## The input
*** Begin section ***
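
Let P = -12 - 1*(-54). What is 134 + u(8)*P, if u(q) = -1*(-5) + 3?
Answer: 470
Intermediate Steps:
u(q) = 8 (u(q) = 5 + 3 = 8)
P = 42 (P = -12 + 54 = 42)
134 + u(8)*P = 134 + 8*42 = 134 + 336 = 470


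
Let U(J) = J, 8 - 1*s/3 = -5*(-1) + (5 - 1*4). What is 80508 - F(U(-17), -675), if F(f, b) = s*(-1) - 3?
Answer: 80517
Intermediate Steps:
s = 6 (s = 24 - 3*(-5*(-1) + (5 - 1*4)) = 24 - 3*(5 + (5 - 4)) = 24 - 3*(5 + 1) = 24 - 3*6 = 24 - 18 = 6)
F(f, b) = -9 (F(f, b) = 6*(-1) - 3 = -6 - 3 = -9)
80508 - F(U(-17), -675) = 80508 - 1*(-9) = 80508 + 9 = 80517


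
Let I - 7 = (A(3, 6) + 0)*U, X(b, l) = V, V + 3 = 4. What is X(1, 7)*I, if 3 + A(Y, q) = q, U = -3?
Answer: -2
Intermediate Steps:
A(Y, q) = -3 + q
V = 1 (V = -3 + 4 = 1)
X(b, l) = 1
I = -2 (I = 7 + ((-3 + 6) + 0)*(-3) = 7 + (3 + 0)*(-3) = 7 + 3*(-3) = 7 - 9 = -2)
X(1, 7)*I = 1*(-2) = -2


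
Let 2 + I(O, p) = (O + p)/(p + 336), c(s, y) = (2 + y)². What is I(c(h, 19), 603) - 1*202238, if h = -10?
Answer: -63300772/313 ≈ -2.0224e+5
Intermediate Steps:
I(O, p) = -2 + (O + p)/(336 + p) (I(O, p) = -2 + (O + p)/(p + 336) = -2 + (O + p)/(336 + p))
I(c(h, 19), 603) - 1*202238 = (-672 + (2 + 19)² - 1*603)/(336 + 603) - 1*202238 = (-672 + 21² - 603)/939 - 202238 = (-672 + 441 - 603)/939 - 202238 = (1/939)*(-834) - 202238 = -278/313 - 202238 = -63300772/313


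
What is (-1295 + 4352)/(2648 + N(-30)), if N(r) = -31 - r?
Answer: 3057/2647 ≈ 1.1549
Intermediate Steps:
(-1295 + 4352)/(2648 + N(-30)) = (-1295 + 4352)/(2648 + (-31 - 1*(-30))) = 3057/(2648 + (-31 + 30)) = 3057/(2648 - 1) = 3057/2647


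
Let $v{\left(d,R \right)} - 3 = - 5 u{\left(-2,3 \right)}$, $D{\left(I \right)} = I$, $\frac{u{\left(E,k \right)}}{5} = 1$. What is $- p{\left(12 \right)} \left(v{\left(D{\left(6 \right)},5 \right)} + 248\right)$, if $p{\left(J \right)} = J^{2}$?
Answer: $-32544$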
*** End section ***
*** Begin section ***
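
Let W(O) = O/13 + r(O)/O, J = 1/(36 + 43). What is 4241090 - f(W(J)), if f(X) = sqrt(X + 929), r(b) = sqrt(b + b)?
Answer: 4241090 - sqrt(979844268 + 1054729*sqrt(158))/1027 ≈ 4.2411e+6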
*** End section ***
*** Begin section ***
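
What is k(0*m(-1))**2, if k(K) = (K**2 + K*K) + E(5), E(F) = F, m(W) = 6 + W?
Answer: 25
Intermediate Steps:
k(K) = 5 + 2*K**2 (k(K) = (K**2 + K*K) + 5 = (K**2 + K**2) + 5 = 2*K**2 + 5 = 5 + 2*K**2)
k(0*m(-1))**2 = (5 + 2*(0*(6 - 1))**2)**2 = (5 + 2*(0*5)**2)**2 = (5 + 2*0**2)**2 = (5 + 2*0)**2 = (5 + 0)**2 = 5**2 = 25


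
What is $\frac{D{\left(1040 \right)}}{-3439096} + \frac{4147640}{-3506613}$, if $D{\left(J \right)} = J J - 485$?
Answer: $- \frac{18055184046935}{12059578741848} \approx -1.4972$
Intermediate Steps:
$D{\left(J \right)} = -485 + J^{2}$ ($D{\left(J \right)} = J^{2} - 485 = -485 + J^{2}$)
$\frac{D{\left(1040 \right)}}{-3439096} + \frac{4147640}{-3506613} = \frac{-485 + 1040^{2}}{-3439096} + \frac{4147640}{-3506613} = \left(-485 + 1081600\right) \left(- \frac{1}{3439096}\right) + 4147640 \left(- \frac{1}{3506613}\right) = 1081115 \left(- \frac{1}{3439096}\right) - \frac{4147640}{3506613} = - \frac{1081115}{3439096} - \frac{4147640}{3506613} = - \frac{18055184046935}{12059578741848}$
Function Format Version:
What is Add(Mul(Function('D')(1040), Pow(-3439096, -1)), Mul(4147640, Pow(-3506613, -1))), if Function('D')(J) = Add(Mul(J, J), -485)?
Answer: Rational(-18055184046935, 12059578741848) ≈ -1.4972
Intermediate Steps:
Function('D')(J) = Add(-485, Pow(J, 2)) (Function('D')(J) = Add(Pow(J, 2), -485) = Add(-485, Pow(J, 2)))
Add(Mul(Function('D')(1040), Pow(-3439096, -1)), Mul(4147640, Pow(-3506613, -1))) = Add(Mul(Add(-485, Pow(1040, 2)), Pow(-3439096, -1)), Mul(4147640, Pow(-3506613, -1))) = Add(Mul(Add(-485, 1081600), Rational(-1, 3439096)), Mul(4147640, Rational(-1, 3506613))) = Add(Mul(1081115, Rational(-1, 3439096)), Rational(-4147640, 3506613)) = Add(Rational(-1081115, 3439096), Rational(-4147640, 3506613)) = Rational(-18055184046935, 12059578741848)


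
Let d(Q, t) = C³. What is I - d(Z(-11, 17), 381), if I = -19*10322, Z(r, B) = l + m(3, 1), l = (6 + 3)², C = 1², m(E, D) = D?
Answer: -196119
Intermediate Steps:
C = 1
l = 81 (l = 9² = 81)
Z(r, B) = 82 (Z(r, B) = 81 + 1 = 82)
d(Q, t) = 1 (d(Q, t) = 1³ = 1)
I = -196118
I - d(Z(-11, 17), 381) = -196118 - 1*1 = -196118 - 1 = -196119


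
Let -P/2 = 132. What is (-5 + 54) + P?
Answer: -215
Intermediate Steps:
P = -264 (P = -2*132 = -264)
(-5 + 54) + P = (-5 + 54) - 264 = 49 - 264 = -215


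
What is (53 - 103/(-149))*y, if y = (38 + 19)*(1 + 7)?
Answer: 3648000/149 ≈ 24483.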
*** End section ***
## Exercise description
A line belongs in the answer if it contains the word "sqrt"; please copy each such line from the material.

## Answer for this exercise
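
Let W(O) = O/13 + r(O)/O, J = 1/(36 + 43). What is 4241090 - f(W(J)), if f(X) = sqrt(X + 929), r(b) = sqrt(b + b)?
Answer: 4241090 - sqrt(979844268 + 1054729*sqrt(158))/1027 ≈ 4.2411e+6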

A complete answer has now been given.